WHAT THE EXERCISE ASKS:
Repeat every entry in full. Match each line exactly.

[Opening EXERCISE MATERIALS section]

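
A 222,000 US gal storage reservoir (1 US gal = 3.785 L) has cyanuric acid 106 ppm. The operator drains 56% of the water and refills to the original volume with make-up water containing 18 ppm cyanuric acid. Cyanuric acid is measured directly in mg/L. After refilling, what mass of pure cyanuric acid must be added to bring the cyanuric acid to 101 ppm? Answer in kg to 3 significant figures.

Volume: 222,000 US gal × 3.785 L/gal = 840,270 L.
After draining 56% and refilling: 106 × 0.44 + 18 × 0.56 = 56.72 ppm.
Deficit to target: 101 − 56.72 = 44.28 mg/L.
Mass: 44.28 mg/L × 840,270 L = 37,210 g cyanuric acid.

37.2 kg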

[Closing EXERCISE MATERIALS section]

WORKED SOLUTION:
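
A 222,000 US gal storage reservoir (1 US gal = 3.785 L) has cyanuric acid 106 ppm. The operator drains 56% of the water and refills to the original volume with make-up water containing 18 ppm cyanuric acid. Cyanuric acid is measured directly in mg/L. After refilling, what mass of pure cyanuric acid must be added to bring the cyanuric acid to 101 ppm? Answer in kg to 3 significant figures.

Volume: 222,000 US gal × 3.785 L/gal = 840,270 L.
After draining 56% and refilling: 106 × 0.44 + 18 × 0.56 = 56.72 ppm.
Deficit to target: 101 − 56.72 = 44.28 mg/L.
Mass: 44.28 mg/L × 840,270 L = 37,210 g cyanuric acid.

37.2 kg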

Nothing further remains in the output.